**Task description**
Give back all the records below, unaltered.

**Available data**
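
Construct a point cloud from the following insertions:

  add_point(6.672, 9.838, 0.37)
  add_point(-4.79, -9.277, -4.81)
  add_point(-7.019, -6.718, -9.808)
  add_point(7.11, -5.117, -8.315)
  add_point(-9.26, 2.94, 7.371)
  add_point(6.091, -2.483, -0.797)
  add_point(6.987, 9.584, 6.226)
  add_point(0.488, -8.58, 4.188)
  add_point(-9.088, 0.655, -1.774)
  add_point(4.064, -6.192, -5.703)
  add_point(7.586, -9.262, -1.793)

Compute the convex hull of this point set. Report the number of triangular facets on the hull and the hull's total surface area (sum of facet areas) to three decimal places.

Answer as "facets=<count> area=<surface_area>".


Points on the hull: [0, 1, 2, 3, 4, 6, 7, 8, 10] (9 of 11).

Triangle areas on the boundary:
  f1: (p3, p2, p10) → 55.1300
  f2: (p3, p2, p0) → 122.7130
  f3: (p6, p0, p4) → 51.6012
  f4: (p6, p3, p10) → 78.2389
  f5: (p6, p3, p0) → 45.0282
  f6: (p1, p2, p4) → 52.9283
  f7: (p1, p2, p10) → 32.0361
  f8: (p8, p0, p4) → 84.4766
  f9: (p8, p2, p4) → 26.1118
  f10: (p8, p2, p0) → 98.5056
  f11: (p7, p6, p4) → 128.7371
  f12: (p7, p6, p10) → 89.6271
  f13: (p7, p1, p4) → 80.2838
  f14: (p7, p1, p10) → 47.9188
Σ area = 993.336

Euler: V−E+F = 9−21+14 = 2.

facets=14 area=993.336


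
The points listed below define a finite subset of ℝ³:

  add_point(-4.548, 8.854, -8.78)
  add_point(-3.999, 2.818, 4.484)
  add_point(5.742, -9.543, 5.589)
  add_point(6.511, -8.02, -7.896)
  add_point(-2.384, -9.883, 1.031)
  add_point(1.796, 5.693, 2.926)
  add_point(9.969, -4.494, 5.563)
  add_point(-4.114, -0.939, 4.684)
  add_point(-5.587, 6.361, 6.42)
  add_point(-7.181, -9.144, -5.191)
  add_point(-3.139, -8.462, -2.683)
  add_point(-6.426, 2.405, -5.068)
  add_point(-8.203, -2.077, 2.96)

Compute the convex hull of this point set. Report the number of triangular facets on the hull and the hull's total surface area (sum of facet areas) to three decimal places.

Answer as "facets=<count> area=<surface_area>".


facets=16 area=973.547

10 of the 13 inputs are extreme points: [0, 2, 3, 4, 5, 6, 8, 9, 11, 12].

Per-facet area ½‖(b−a)×(c−a)‖:
  f1: (p8, p0, p12) → 71.8019
  f2: (p3, p0, p6) → 144.6830
  f3: (p5, p0, p6) → 70.7791
  f4: (p5, p8, p6) → 46.2792
  f5: (p5, p8, p0) → 55.9302
  f6: (p2, p3, p6) → 44.3950
  f7: (p2, p4, p3) → 57.1569
  f8: (p2, p8, p6) → 62.2766
  f9: (p2, p4, p12) → 42.6580
  f10: (p2, p8, p12) → 75.5658
  f11: (p9, p3, p0) → 125.5353
  f12: (p9, p4, p3) → 49.7553
  f13: (p9, p4, p12) → 37.6317
  f14: (p11, p0, p12) → 18.1361
  f15: (p11, p9, p12) → 47.5180
  f16: (p11, p9, p0) → 23.4445
Σ area = 973.547

Check V−E+F: 10 − 24 + 16 = 2.


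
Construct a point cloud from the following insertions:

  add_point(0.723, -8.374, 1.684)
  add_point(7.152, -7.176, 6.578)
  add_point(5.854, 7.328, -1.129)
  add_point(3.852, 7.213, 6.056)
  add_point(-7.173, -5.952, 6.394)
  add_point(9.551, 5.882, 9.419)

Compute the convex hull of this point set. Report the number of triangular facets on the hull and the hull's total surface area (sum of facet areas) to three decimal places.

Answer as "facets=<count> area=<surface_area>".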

**Answer to the problem**
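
Construct a point cloud from the following insertions:

  add_point(6.672, 9.838, 0.37)
  add_point(-4.79, -9.277, -4.81)
  add_point(-7.019, -6.718, -9.808)
  add_point(7.11, -5.117, -8.315)
  add_point(-9.26, 2.94, 7.371)
  add_point(6.091, -2.483, -0.797)
  add_point(6.987, 9.584, 6.226)
  add_point(0.488, -8.58, 4.188)
  add_point(-9.088, 0.655, -1.774)
  add_point(4.064, -6.192, -5.703)
  add_point(7.586, -9.262, -1.793)

Compute the convex hull of this point set. Report the number of triangular facets on the hull and the hull's total surface area (sum of facet areas) to three decimal places.

Answer as "facets=<count> area=<surface_area>".


Points on the hull: [0, 1, 2, 3, 4, 6, 7, 8, 10] (9 of 11).

Triangle areas on the boundary:
  f1: (p3, p2, p10) → 55.1300
  f2: (p3, p2, p0) → 122.7130
  f3: (p6, p0, p4) → 51.6012
  f4: (p6, p3, p10) → 78.2389
  f5: (p6, p3, p0) → 45.0282
  f6: (p1, p2, p4) → 52.9283
  f7: (p1, p2, p10) → 32.0361
  f8: (p8, p0, p4) → 84.4766
  f9: (p8, p2, p4) → 26.1118
  f10: (p8, p2, p0) → 98.5056
  f11: (p7, p6, p4) → 128.7371
  f12: (p7, p6, p10) → 89.6271
  f13: (p7, p1, p4) → 80.2838
  f14: (p7, p1, p10) → 47.9188
Σ area = 993.336

Euler: V−E+F = 9−21+14 = 2.

facets=14 area=993.336


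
The points listed below define a finite subset of ℝ³:

  add_point(-4.548, 8.854, -8.78)
  add_point(-3.999, 2.818, 4.484)
  add_point(5.742, -9.543, 5.589)
  add_point(6.511, -8.02, -7.896)
  add_point(-2.384, -9.883, 1.031)
  add_point(1.796, 5.693, 2.926)
  add_point(9.969, -4.494, 5.563)
  add_point(-4.114, -0.939, 4.684)
  add_point(-5.587, 6.361, 6.42)
  add_point(-7.181, -9.144, -5.191)
  add_point(-3.139, -8.462, -2.683)
  add_point(-6.426, 2.405, -5.068)
  add_point(-8.203, -2.077, 2.96)

Compute the convex hull of this point set. Report the number of triangular facets on the hull and the hull's total surface area (sum of facet areas) to three decimal places.

Answer as "facets=<count> area=<surface_area>".


facets=16 area=973.547

10 of the 13 inputs are extreme points: [0, 2, 3, 4, 5, 6, 8, 9, 11, 12].

Per-facet area ½‖(b−a)×(c−a)‖:
  f1: (p8, p0, p12) → 71.8019
  f2: (p3, p0, p6) → 144.6830
  f3: (p5, p0, p6) → 70.7791
  f4: (p5, p8, p6) → 46.2792
  f5: (p5, p8, p0) → 55.9302
  f6: (p2, p3, p6) → 44.3950
  f7: (p2, p4, p3) → 57.1569
  f8: (p2, p8, p6) → 62.2766
  f9: (p2, p4, p12) → 42.6580
  f10: (p2, p8, p12) → 75.5658
  f11: (p9, p3, p0) → 125.5353
  f12: (p9, p4, p3) → 49.7553
  f13: (p9, p4, p12) → 37.6317
  f14: (p11, p0, p12) → 18.1361
  f15: (p11, p9, p12) → 47.5180
  f16: (p11, p9, p0) → 23.4445
Σ area = 973.547

Check V−E+F: 10 − 24 + 16 = 2.


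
Construct a point cloud from the following insertions:

  add_point(0.723, -8.374, 1.684)
  add_point(7.152, -7.176, 6.578)
  add_point(5.854, 7.328, -1.129)
  add_point(3.852, 7.213, 6.056)
  add_point(-7.173, -5.952, 6.394)
  add_point(9.551, 5.882, 9.419)

Compute the convex hull of this point set. Report the number of triangular facets on the hull and the hull's total surface area (sum of facet areas) to three decimal places.

Answer as "facets=<count> area=<surface_area>".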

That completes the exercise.